(Records shown)
════════════════════
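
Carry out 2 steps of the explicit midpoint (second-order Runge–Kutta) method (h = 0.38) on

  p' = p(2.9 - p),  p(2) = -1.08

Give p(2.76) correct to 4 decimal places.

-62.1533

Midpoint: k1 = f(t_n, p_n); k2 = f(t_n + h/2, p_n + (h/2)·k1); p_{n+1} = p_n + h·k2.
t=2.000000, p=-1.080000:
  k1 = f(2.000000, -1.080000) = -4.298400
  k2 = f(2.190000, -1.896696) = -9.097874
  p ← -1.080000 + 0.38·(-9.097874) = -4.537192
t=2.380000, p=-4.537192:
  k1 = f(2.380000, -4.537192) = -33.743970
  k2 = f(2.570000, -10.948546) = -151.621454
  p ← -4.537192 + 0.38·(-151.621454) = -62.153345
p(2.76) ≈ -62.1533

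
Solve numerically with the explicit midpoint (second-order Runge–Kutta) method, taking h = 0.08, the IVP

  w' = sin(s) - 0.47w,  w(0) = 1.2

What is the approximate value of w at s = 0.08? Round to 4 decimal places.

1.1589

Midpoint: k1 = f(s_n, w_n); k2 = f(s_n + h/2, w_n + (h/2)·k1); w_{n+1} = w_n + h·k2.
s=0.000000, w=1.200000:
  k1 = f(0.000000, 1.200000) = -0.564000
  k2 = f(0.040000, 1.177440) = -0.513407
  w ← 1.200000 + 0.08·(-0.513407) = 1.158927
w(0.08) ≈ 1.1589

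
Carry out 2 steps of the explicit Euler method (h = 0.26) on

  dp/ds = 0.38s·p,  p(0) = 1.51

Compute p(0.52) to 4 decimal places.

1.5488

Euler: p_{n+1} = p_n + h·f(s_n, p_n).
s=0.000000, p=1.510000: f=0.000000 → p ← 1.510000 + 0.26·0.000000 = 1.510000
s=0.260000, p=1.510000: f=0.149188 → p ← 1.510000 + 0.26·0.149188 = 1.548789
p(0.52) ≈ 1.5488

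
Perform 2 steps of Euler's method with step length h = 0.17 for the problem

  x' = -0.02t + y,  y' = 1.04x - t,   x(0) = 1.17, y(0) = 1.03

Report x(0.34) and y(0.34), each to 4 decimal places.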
════════════════════
(Work to be completed) What is needed is an exact reproduction of the data.

(Answer box)
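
Carry out 2 steps of the explicit midpoint (second-order Runge–Kutta) method (h = 0.38) on

  p' = p(2.9 - p),  p(2) = -1.08

Give p(2.76) correct to 4 decimal places.

-62.1533

Midpoint: k1 = f(t_n, p_n); k2 = f(t_n + h/2, p_n + (h/2)·k1); p_{n+1} = p_n + h·k2.
t=2.000000, p=-1.080000:
  k1 = f(2.000000, -1.080000) = -4.298400
  k2 = f(2.190000, -1.896696) = -9.097874
  p ← -1.080000 + 0.38·(-9.097874) = -4.537192
t=2.380000, p=-4.537192:
  k1 = f(2.380000, -4.537192) = -33.743970
  k2 = f(2.570000, -10.948546) = -151.621454
  p ← -4.537192 + 0.38·(-151.621454) = -62.153345
p(2.76) ≈ -62.1533

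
Solve numerically with the explicit midpoint (second-order Runge–Kutta) method, taking h = 0.08, the IVP

  w' = sin(s) - 0.47w,  w(0) = 1.2

What is the approximate value of w at s = 0.08? Round to 4 decimal places.

1.1589

Midpoint: k1 = f(s_n, w_n); k2 = f(s_n + h/2, w_n + (h/2)·k1); w_{n+1} = w_n + h·k2.
s=0.000000, w=1.200000:
  k1 = f(0.000000, 1.200000) = -0.564000
  k2 = f(0.040000, 1.177440) = -0.513407
  w ← 1.200000 + 0.08·(-0.513407) = 1.158927
w(0.08) ≈ 1.1589

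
Carry out 2 steps of the explicit Euler method (h = 0.26) on

  dp/ds = 0.38s·p,  p(0) = 1.51

Compute p(0.52) to 4 decimal places.

1.5488

Euler: p_{n+1} = p_n + h·f(s_n, p_n).
s=0.000000, p=1.510000: f=0.000000 → p ← 1.510000 + 0.26·0.000000 = 1.510000
s=0.260000, p=1.510000: f=0.149188 → p ← 1.510000 + 0.26·0.149188 = 1.548789
p(0.52) ≈ 1.5488

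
Perform 2 steps of Euler's method with step length h = 0.17 for the problem

  x' = -0.02t + y,  y' = 1.04x - t,   x(0) = 1.17, y(0) = 1.03

Report x(0.34) and y(0.34), each to 4 decimal places.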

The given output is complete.